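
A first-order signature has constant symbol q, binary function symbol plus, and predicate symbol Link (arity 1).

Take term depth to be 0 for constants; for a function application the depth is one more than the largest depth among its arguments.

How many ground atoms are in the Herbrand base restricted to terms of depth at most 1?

First count ground terms of depth ≤ 1.
Let N_k = |{terms of depth ≤ k}|. Then N_0 = 1 and N_k = 1 + N_{k-1}^2 for k ≥ 1 (one summand per function symbol, arity giving the exponent).
N_0 = 1
N_1 = 1 + 1^2 = 2
So |H| = 2.
A ground atom is a predicate applied to a tuple of terms from H, so the count is the sum over predicates of |H|^arity:
  Link: 2
Total ground atoms: 2.

2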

§ What to do: Reproduce, exactly and without additions, the run of lines from the start of the listing above to the line bearing "Take term depth", inclusive.

§ Final answer:
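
A first-order signature has constant symbol q, binary function symbol plus, and predicate symbol Link (arity 1).

Take term depth to be 0 for constants; for a function application the depth is one more than the largest depth among its arguments.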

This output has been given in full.